▶ WHAT YOU ARE ASKED TO DO
Copy the entries exactly, through the "Casfosworth Plant's violation" line.

▶ SUPPLIED RECORDS
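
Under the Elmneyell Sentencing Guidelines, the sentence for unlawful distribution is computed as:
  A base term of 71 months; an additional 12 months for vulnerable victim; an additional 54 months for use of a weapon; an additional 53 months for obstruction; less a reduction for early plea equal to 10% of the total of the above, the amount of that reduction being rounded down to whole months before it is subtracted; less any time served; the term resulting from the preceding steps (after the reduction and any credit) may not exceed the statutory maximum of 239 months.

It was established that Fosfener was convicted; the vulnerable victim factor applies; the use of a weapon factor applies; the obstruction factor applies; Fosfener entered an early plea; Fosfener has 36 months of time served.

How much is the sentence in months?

135 months

Vulnerable victim enhancement: +12 months
Use of a weapon enhancement: +54 months
Obstruction enhancement: +53 months
Adjusted term: 71 months + 12 months + 54 months + 53 months = 190 months
Early plea reduction: 10% of 190 months = 19 months (rounded down)
After reduction: 190 − 19 = 171 months
Less time served: 171 months − 36 months = 135 months
Cap at 239 months: 135 months is within the cap, no reduction.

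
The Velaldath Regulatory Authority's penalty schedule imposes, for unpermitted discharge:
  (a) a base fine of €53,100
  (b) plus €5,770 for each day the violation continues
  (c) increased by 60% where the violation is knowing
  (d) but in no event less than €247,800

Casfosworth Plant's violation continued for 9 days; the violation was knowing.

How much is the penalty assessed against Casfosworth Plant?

€247,800

Per-day component: 9 × €5,770 = €51,930
Base plus per-day: €53,100 + €51,930 = €105,030
Enhancement: 60% of €105,030 = €63,018
Enhanced fine: €105,030 + €63,018 = €168,048
Minimum €247,800: €168,048 is below the minimum → €247,800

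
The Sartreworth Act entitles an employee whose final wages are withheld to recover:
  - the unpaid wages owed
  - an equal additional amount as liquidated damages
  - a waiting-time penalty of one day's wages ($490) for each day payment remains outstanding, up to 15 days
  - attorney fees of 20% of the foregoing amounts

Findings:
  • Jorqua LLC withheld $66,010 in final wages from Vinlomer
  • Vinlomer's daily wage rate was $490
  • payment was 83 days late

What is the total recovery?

Liquidated damages (equal amount): $66,010
Penalty days: min(83, 15) = 15
Waiting-time penalty: 15 × $490 = $7,350
Subtotal: $66,010 + $66,010 + $7,350 = $139,370
Attorney fees: 20% of $139,370 = $27,874
Total award: $139,370 + $27,874 = $167,244

Total award: $167,244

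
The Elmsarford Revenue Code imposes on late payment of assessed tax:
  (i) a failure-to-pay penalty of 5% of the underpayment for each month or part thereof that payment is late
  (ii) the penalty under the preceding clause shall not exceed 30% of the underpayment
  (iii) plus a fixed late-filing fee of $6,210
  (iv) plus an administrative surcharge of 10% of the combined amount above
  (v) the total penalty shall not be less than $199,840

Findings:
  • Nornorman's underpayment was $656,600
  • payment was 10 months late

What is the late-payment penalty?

$223,509

Accrued rate: 5% × 10 = 50%, capped at 30% → 30%
Failure-to-pay penalty: 30% of $656,600 = $196,980
Penalty before surcharge: $196,980 + $6,210 = $203,190
Administrative surcharge: 10% of $203,190 = $20,319
Total penalty: $203,190 + $20,319 = $223,509
Minimum $199,840: $223,509 meets the minimum, no increase.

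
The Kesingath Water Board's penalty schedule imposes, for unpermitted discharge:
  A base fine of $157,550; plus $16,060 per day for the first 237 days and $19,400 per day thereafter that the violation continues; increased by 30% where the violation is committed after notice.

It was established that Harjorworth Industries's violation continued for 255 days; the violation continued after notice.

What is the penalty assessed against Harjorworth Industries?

$5,606,861

First 237 days: 237 × $16,060 = $3,806,220
Remaining days: (255 − 237) × $19,400 = $349,200
Per-day component: $3,806,220 + $349,200 = $4,155,420
Base plus per-day: $157,550 + $4,155,420 = $4,312,970
Enhancement: 30% of $4,312,970 = $1,293,891
Enhanced fine: $4,312,970 + $1,293,891 = $5,606,861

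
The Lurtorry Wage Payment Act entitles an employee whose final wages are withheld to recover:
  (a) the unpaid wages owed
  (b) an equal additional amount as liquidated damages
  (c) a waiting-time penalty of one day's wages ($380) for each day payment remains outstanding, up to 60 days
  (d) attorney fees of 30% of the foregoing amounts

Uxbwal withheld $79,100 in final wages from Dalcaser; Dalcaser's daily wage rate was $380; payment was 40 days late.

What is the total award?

$225,420

Liquidated damages (equal amount): $79,100
Penalty days: min(40, 60) = 40
Waiting-time penalty: 40 × $380 = $15,200
Subtotal: $79,100 + $79,100 + $15,200 = $173,400
Attorney fees: 30% of $173,400 = $52,020
Total award: $173,400 + $52,020 = $225,420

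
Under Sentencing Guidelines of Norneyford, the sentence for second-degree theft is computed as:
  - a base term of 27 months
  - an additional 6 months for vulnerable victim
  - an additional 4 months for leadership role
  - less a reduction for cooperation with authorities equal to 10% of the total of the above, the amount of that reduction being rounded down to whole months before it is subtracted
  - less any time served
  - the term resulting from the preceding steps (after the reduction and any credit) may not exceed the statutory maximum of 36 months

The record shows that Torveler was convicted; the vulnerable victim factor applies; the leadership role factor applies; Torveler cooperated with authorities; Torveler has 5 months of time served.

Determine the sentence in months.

Vulnerable victim enhancement: +6 months
Leadership role enhancement: +4 months
Adjusted term: 27 months + 6 months + 4 months = 37 months
Cooperation with authorities reduction: 10% of 37 months = 3 months (rounded down)
After reduction: 37 − 3 = 34 months
Less time served: 34 months − 5 months = 29 months
Cap at 36 months: 29 months is within the cap, no reduction.

29 months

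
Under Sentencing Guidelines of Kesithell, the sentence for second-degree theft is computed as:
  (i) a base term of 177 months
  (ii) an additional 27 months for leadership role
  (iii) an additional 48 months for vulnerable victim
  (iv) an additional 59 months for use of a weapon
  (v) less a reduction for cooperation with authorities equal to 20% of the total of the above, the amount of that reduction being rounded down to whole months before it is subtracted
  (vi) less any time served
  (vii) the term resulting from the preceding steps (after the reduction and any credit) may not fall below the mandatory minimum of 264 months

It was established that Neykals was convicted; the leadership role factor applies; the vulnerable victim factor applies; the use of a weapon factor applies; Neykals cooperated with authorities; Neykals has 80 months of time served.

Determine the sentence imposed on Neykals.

Leadership role enhancement: +27 months
Vulnerable victim enhancement: +48 months
Use of a weapon enhancement: +59 months
Adjusted term: 177 months + 27 months + 48 months + 59 months = 311 months
Cooperation with authorities reduction: 20% of 311 months = 62 months (rounded down)
After reduction: 311 − 62 = 249 months
Less time served: 249 months − 80 months = 169 months
Minimum 264 months: 169 months is below the minimum → 264 months

264 months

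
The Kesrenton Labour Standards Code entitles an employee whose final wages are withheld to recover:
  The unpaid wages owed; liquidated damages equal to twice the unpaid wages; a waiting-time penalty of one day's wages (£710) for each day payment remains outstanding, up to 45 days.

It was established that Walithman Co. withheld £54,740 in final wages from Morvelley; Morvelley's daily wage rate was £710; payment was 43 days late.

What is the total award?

Doubled: 2 × £54,740 = £109,480
Penalty days: min(43, 45) = 43
Waiting-time penalty: 43 × £710 = £30,530
Total award: £54,740 + £109,480 + £30,530 = £194,750

Total award: £194,750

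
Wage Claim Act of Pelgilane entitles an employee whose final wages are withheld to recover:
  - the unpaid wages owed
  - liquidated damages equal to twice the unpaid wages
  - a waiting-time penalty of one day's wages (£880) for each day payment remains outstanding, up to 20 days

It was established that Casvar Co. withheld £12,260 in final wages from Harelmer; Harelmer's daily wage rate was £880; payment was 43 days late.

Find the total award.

Doubled: 2 × £12,260 = £24,520
Penalty days: min(43, 20) = 20
Waiting-time penalty: 20 × £880 = £17,600
Total award: £12,260 + £24,520 + £17,600 = £54,380

£54,380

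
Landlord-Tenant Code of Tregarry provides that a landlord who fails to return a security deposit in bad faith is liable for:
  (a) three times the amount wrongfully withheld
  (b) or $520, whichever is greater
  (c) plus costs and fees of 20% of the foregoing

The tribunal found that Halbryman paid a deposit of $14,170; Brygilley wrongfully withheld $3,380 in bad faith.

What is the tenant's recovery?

Trebled: 3 × $3,380 = $10,140
Minimum $520: $10,140 meets the minimum, no increase.
Costs and fees: 20% of $10,140 = $2,028
Total recovery: $10,140 + $2,028 = $12,168

$12,168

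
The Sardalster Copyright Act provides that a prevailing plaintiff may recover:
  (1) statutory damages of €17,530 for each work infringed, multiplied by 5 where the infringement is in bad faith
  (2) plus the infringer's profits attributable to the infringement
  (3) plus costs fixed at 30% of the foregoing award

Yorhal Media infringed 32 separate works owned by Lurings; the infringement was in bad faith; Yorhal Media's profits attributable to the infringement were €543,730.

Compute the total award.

€4,353,089

Statutory damages: 32 × €17,530 = €560,960
Multiplied by 5: 5 × €560,960 = €2,804,800
Combined award: €2,804,800 + €543,730 = €3,348,530
Costs: 30% of €3,348,530 = €1,004,559
Award plus costs: €3,348,530 + €1,004,559 = €4,353,089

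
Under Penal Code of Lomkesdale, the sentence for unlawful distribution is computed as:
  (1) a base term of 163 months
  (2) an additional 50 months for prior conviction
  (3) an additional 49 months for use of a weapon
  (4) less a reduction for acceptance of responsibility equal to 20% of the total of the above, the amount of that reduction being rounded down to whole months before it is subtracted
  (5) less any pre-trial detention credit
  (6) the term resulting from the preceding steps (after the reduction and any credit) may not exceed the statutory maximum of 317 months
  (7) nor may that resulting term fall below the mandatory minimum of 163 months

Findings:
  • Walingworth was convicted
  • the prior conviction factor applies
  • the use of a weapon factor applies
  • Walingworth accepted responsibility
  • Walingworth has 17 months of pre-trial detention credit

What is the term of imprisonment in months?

Prior conviction enhancement: +50 months
Use of a weapon enhancement: +49 months
Adjusted term: 163 months + 50 months + 49 months = 262 months
Acceptance of responsibility reduction: 20% of 262 months = 52 months (rounded down)
After reduction: 262 − 52 = 210 months
Less pre-trial detention credit: 210 months − 17 months = 193 months
Cap at 317 months: 193 months is within the cap, no reduction.
Minimum 163 months: 193 months meets the minimum, no increase.

Sentence: 193 months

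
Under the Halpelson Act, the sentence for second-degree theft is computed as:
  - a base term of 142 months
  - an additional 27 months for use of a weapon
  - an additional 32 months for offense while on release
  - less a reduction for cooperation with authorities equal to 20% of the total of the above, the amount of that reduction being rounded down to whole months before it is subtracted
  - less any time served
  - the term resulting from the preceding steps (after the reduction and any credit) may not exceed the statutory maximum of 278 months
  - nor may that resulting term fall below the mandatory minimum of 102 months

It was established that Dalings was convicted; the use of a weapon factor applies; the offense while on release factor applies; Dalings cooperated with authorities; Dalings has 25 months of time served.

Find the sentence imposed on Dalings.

136 months

Use of a weapon enhancement: +27 months
Offense while on release enhancement: +32 months
Adjusted term: 142 months + 27 months + 32 months = 201 months
Cooperation with authorities reduction: 20% of 201 months = 40 months (rounded down)
After reduction: 201 − 40 = 161 months
Less time served: 161 months − 25 months = 136 months
Cap at 278 months: 136 months is within the cap, no reduction.
Minimum 102 months: 136 months meets the minimum, no increase.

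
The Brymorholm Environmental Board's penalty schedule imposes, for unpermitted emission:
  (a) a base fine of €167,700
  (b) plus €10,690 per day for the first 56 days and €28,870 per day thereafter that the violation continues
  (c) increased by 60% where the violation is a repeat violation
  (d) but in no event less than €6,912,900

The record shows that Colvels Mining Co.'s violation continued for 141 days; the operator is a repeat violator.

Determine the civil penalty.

€6,912,900

First 56 days: 56 × €10,690 = €598,640
Remaining days: (141 − 56) × €28,870 = €2,453,950
Per-day component: €598,640 + €2,453,950 = €3,052,590
Base plus per-day: €167,700 + €3,052,590 = €3,220,290
Enhancement: 60% of €3,220,290 = €1,932,174
Enhanced fine: €3,220,290 + €1,932,174 = €5,152,464
Minimum €6,912,900: €5,152,464 is below the minimum → €6,912,900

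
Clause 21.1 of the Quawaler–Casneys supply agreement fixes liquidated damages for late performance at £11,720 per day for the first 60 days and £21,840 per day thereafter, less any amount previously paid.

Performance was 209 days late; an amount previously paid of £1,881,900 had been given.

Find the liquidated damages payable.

First 60 days: 60 × £11,720 = £703,200
Remaining days: (209 − 60) × £21,840 = £3,254,160
Accrued per-day damages: £703,200 + £3,254,160 = £3,957,360
Less amount previously paid: £3,957,360 − £1,881,900 = £2,075,460

£2,075,460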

▶ EXERCISE RESULT
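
Under the Elmneyell Sentencing Guidelines, the sentence for unlawful distribution is computed as:
  A base term of 71 months; an additional 12 months for vulnerable victim; an additional 54 months for use of a weapon; an additional 53 months for obstruction; less a reduction for early plea equal to 10% of the total of the above, the amount of that reduction being rounded down to whole months before it is subtracted; less any time served; the term resulting from the preceding steps (after the reduction and any credit) may not exceed the statutory maximum of 239 months.

It was established that Fosfener was convicted; the vulnerable victim factor applies; the use of a weapon factor applies; the obstruction factor applies; Fosfener entered an early plea; Fosfener has 36 months of time served.

How much is the sentence in months?

135 months

Vulnerable victim enhancement: +12 months
Use of a weapon enhancement: +54 months
Obstruction enhancement: +53 months
Adjusted term: 71 months + 12 months + 54 months + 53 months = 190 months
Early plea reduction: 10% of 190 months = 19 months (rounded down)
After reduction: 190 − 19 = 171 months
Less time served: 171 months − 36 months = 135 months
Cap at 239 months: 135 months is within the cap, no reduction.

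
The Velaldath Regulatory Authority's penalty schedule imposes, for unpermitted discharge:
  (a) a base fine of €53,100
  (b) plus €5,770 for each day the violation continues
  (c) increased by 60% where the violation is knowing
  (d) but in no event less than €247,800

Casfosworth Plant's violation continued for 9 days; the violation was knowing.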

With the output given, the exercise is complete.